TASK TO COMPLETE. Here are some entries. Repeat all of them exactly.

:: TASK MATERIAL ::

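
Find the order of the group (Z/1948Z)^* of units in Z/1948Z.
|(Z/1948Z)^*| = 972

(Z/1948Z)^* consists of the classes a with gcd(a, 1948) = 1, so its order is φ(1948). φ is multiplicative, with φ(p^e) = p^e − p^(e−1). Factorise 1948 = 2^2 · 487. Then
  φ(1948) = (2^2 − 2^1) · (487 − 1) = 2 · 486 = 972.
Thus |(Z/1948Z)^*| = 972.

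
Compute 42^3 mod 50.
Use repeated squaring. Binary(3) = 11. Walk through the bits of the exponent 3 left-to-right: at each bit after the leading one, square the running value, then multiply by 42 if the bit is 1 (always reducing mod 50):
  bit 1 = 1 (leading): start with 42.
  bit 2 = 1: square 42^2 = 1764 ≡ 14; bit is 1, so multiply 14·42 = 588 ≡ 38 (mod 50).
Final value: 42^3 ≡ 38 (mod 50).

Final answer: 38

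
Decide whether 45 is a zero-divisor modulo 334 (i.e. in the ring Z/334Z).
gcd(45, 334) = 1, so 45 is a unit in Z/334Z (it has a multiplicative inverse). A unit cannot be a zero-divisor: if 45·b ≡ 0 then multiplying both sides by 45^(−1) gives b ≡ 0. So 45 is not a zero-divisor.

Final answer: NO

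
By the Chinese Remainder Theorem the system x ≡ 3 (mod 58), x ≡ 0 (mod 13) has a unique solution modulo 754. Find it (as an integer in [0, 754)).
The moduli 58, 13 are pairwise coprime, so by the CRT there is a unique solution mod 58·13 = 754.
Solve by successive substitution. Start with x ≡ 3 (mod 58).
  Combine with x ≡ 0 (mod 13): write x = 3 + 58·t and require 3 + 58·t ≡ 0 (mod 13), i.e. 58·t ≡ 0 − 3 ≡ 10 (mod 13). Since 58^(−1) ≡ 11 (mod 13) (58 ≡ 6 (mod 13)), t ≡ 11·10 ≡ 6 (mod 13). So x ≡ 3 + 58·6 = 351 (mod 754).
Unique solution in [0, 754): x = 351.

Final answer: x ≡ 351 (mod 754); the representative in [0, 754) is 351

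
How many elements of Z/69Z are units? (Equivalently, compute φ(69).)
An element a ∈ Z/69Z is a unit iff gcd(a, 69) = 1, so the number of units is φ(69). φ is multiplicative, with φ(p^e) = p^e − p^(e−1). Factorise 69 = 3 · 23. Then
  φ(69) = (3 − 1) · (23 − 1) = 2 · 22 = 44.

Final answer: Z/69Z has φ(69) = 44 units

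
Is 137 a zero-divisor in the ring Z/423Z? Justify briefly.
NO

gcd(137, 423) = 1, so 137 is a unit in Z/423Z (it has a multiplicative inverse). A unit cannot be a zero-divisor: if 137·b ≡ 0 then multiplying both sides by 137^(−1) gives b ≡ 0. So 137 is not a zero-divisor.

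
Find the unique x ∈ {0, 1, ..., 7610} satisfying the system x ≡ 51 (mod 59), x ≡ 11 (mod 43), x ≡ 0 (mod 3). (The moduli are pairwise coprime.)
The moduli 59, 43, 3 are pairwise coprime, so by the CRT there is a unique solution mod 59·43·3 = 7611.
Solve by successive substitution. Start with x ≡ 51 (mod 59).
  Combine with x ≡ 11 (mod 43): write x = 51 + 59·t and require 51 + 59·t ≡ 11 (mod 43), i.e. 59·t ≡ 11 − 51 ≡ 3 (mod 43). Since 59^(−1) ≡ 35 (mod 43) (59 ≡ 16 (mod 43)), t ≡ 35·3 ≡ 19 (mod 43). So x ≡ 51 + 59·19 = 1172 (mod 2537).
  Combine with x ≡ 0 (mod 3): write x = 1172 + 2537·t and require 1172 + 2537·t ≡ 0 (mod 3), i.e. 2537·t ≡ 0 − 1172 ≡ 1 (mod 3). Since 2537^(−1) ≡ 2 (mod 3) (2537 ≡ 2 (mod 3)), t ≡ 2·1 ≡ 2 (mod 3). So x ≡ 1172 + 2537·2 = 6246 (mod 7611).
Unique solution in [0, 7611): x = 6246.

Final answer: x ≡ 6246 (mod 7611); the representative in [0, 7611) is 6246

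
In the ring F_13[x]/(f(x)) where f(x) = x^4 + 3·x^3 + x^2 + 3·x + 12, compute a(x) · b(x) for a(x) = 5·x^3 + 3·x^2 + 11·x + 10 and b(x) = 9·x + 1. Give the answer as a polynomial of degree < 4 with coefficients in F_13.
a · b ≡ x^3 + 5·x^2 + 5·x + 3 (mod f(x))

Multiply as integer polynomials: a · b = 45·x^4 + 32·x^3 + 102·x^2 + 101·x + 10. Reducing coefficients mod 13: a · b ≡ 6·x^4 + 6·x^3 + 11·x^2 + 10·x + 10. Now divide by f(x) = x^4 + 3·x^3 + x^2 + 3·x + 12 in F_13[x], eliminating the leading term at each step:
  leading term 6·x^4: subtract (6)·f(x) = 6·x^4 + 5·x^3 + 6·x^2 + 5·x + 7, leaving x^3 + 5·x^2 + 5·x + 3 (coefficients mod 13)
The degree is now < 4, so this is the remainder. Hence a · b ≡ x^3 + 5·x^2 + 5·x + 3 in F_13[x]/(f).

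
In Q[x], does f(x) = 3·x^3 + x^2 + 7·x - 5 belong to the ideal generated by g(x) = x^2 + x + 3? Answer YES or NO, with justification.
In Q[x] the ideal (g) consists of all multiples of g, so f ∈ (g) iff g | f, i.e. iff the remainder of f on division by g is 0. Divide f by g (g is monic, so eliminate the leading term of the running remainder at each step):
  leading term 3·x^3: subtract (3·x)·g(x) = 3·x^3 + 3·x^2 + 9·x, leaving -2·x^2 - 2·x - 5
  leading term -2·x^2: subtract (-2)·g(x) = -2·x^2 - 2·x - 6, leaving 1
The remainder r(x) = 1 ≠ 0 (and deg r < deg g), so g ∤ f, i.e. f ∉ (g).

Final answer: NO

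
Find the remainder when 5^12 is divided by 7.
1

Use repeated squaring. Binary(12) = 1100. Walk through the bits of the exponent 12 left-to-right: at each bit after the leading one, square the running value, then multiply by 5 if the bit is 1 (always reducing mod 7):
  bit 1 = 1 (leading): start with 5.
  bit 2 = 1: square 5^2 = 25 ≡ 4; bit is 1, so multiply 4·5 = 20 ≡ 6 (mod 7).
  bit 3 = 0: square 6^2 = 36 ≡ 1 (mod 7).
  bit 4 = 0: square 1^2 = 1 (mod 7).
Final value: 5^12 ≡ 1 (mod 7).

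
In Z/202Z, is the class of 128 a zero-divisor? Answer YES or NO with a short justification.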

:::

COMPLETED TASK.
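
Find the order of the group (Z/1948Z)^* of units in Z/1948Z.
|(Z/1948Z)^*| = 972

(Z/1948Z)^* consists of the classes a with gcd(a, 1948) = 1, so its order is φ(1948). φ is multiplicative, with φ(p^e) = p^e − p^(e−1). Factorise 1948 = 2^2 · 487. Then
  φ(1948) = (2^2 − 2^1) · (487 − 1) = 2 · 486 = 972.
Thus |(Z/1948Z)^*| = 972.

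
Compute 42^3 mod 50.
Use repeated squaring. Binary(3) = 11. Walk through the bits of the exponent 3 left-to-right: at each bit after the leading one, square the running value, then multiply by 42 if the bit is 1 (always reducing mod 50):
  bit 1 = 1 (leading): start with 42.
  bit 2 = 1: square 42^2 = 1764 ≡ 14; bit is 1, so multiply 14·42 = 588 ≡ 38 (mod 50).
Final value: 42^3 ≡ 38 (mod 50).

Final answer: 38

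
Decide whether 45 is a zero-divisor modulo 334 (i.e. in the ring Z/334Z).
gcd(45, 334) = 1, so 45 is a unit in Z/334Z (it has a multiplicative inverse). A unit cannot be a zero-divisor: if 45·b ≡ 0 then multiplying both sides by 45^(−1) gives b ≡ 0. So 45 is not a zero-divisor.

Final answer: NO

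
By the Chinese Remainder Theorem the system x ≡ 3 (mod 58), x ≡ 0 (mod 13) has a unique solution modulo 754. Find it (as an integer in [0, 754)).
The moduli 58, 13 are pairwise coprime, so by the CRT there is a unique solution mod 58·13 = 754.
Solve by successive substitution. Start with x ≡ 3 (mod 58).
  Combine with x ≡ 0 (mod 13): write x = 3 + 58·t and require 3 + 58·t ≡ 0 (mod 13), i.e. 58·t ≡ 0 − 3 ≡ 10 (mod 13). Since 58^(−1) ≡ 11 (mod 13) (58 ≡ 6 (mod 13)), t ≡ 11·10 ≡ 6 (mod 13). So x ≡ 3 + 58·6 = 351 (mod 754).
Unique solution in [0, 754): x = 351.

Final answer: x ≡ 351 (mod 754); the representative in [0, 754) is 351

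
How many elements of Z/69Z are units? (Equivalently, compute φ(69).)
An element a ∈ Z/69Z is a unit iff gcd(a, 69) = 1, so the number of units is φ(69). φ is multiplicative, with φ(p^e) = p^e − p^(e−1). Factorise 69 = 3 · 23. Then
  φ(69) = (3 − 1) · (23 − 1) = 2 · 22 = 44.

Final answer: Z/69Z has φ(69) = 44 units

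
Is 137 a zero-divisor in the ring Z/423Z? Justify briefly.
NO

gcd(137, 423) = 1, so 137 is a unit in Z/423Z (it has a multiplicative inverse). A unit cannot be a zero-divisor: if 137·b ≡ 0 then multiplying both sides by 137^(−1) gives b ≡ 0. So 137 is not a zero-divisor.

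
Find the unique x ∈ {0, 1, ..., 7610} satisfying the system x ≡ 51 (mod 59), x ≡ 11 (mod 43), x ≡ 0 (mod 3). (The moduli are pairwise coprime.)
The moduli 59, 43, 3 are pairwise coprime, so by the CRT there is a unique solution mod 59·43·3 = 7611.
Solve by successive substitution. Start with x ≡ 51 (mod 59).
  Combine with x ≡ 11 (mod 43): write x = 51 + 59·t and require 51 + 59·t ≡ 11 (mod 43), i.e. 59·t ≡ 11 − 51 ≡ 3 (mod 43). Since 59^(−1) ≡ 35 (mod 43) (59 ≡ 16 (mod 43)), t ≡ 35·3 ≡ 19 (mod 43). So x ≡ 51 + 59·19 = 1172 (mod 2537).
  Combine with x ≡ 0 (mod 3): write x = 1172 + 2537·t and require 1172 + 2537·t ≡ 0 (mod 3), i.e. 2537·t ≡ 0 − 1172 ≡ 1 (mod 3). Since 2537^(−1) ≡ 2 (mod 3) (2537 ≡ 2 (mod 3)), t ≡ 2·1 ≡ 2 (mod 3). So x ≡ 1172 + 2537·2 = 6246 (mod 7611).
Unique solution in [0, 7611): x = 6246.

Final answer: x ≡ 6246 (mod 7611); the representative in [0, 7611) is 6246

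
In the ring F_13[x]/(f(x)) where f(x) = x^4 + 3·x^3 + x^2 + 3·x + 12, compute a(x) · b(x) for a(x) = 5·x^3 + 3·x^2 + 11·x + 10 and b(x) = 9·x + 1. Give the answer as a polynomial of degree < 4 with coefficients in F_13.
a · b ≡ x^3 + 5·x^2 + 5·x + 3 (mod f(x))

Multiply as integer polynomials: a · b = 45·x^4 + 32·x^3 + 102·x^2 + 101·x + 10. Reducing coefficients mod 13: a · b ≡ 6·x^4 + 6·x^3 + 11·x^2 + 10·x + 10. Now divide by f(x) = x^4 + 3·x^3 + x^2 + 3·x + 12 in F_13[x], eliminating the leading term at each step:
  leading term 6·x^4: subtract (6)·f(x) = 6·x^4 + 5·x^3 + 6·x^2 + 5·x + 7, leaving x^3 + 5·x^2 + 5·x + 3 (coefficients mod 13)
The degree is now < 4, so this is the remainder. Hence a · b ≡ x^3 + 5·x^2 + 5·x + 3 in F_13[x]/(f).

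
In Q[x], does f(x) = 3·x^3 + x^2 + 7·x - 5 belong to the ideal generated by g(x) = x^2 + x + 3? Answer YES or NO, with justification.
In Q[x] the ideal (g) consists of all multiples of g, so f ∈ (g) iff g | f, i.e. iff the remainder of f on division by g is 0. Divide f by g (g is monic, so eliminate the leading term of the running remainder at each step):
  leading term 3·x^3: subtract (3·x)·g(x) = 3·x^3 + 3·x^2 + 9·x, leaving -2·x^2 - 2·x - 5
  leading term -2·x^2: subtract (-2)·g(x) = -2·x^2 - 2·x - 6, leaving 1
The remainder r(x) = 1 ≠ 0 (and deg r < deg g), so g ∤ f, i.e. f ∉ (g).

Final answer: NO

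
Find the remainder when 5^12 is divided by 7.
1

Use repeated squaring. Binary(12) = 1100. Walk through the bits of the exponent 12 left-to-right: at each bit after the leading one, square the running value, then multiply by 5 if the bit is 1 (always reducing mod 7):
  bit 1 = 1 (leading): start with 5.
  bit 2 = 1: square 5^2 = 25 ≡ 4; bit is 1, so multiply 4·5 = 20 ≡ 6 (mod 7).
  bit 3 = 0: square 6^2 = 36 ≡ 1 (mod 7).
  bit 4 = 0: square 1^2 = 1 (mod 7).
Final value: 5^12 ≡ 1 (mod 7).

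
In Z/202Z, is the class of 128 a zero-divisor? Answer YES or NO with a short justification.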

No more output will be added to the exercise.